Output the data once more, exactly as given.

BEGIN Exercise materials

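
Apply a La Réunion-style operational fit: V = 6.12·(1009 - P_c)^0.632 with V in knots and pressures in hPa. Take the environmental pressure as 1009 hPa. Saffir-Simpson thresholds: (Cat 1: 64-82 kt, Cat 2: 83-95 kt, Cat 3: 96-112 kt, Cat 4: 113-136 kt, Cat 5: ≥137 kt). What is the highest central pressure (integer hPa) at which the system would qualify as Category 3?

Category 3 begins at V = 96 kt.
Required ΔP = (96/6.12)^(1/0.632) = 15.686^1.582 ≈ 77.92 hPa.
P_c ≤ 1009 − 77.92 = 931.08, so the highest integer P_c is 931 hPa.

931 hPa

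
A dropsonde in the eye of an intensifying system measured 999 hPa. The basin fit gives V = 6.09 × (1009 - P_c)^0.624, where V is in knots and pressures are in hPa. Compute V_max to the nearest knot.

ΔP = 1009 − 999 = 10 hPa.
10^0.624 ≈ 4.207.
V ≈ 6.09 × 4.207 ≈ 25.6 kt.

26 kt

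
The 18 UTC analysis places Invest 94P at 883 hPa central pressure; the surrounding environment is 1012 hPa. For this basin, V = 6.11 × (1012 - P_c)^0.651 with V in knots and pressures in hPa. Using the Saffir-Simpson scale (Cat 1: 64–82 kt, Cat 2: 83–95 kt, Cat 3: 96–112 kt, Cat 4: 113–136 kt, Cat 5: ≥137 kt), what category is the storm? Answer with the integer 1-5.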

END Exercise materials

▶ Written solution
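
Apply a La Réunion-style operational fit: V = 6.12·(1009 - P_c)^0.632 with V in knots and pressures in hPa. Take the environmental pressure as 1009 hPa. Saffir-Simpson thresholds: (Cat 1: 64-82 kt, Cat 2: 83-95 kt, Cat 3: 96-112 kt, Cat 4: 113-136 kt, Cat 5: ≥137 kt). What is the highest central pressure (integer hPa) at which the system would qualify as Category 3?

Category 3 begins at V = 96 kt.
Required ΔP = (96/6.12)^(1/0.632) = 15.686^1.582 ≈ 77.92 hPa.
P_c ≤ 1009 − 77.92 = 931.08, so the highest integer P_c is 931 hPa.

931 hPa

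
A dropsonde in the eye of an intensifying system measured 999 hPa. The basin fit gives V = 6.09 × (1009 - P_c)^0.624, where V is in knots and pressures are in hPa. Compute V_max to the nearest knot.

ΔP = 1009 − 999 = 10 hPa.
10^0.624 ≈ 4.207.
V ≈ 6.09 × 4.207 ≈ 25.6 kt.

26 kt

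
The 18 UTC analysis places Invest 94P at 883 hPa central pressure; the surrounding environment is 1012 hPa. For this basin, V = 6.11 × (1012 - P_c)^0.651 with V in knots and pressures in hPa. Using the Saffir-Simpson scale (Cat 1: 64–82 kt, Cat 2: 83–95 kt, Cat 3: 96–112 kt, Cat 4: 113–136 kt, Cat 5: ≥137 kt), what category is the storm? Answer with the integer 1-5.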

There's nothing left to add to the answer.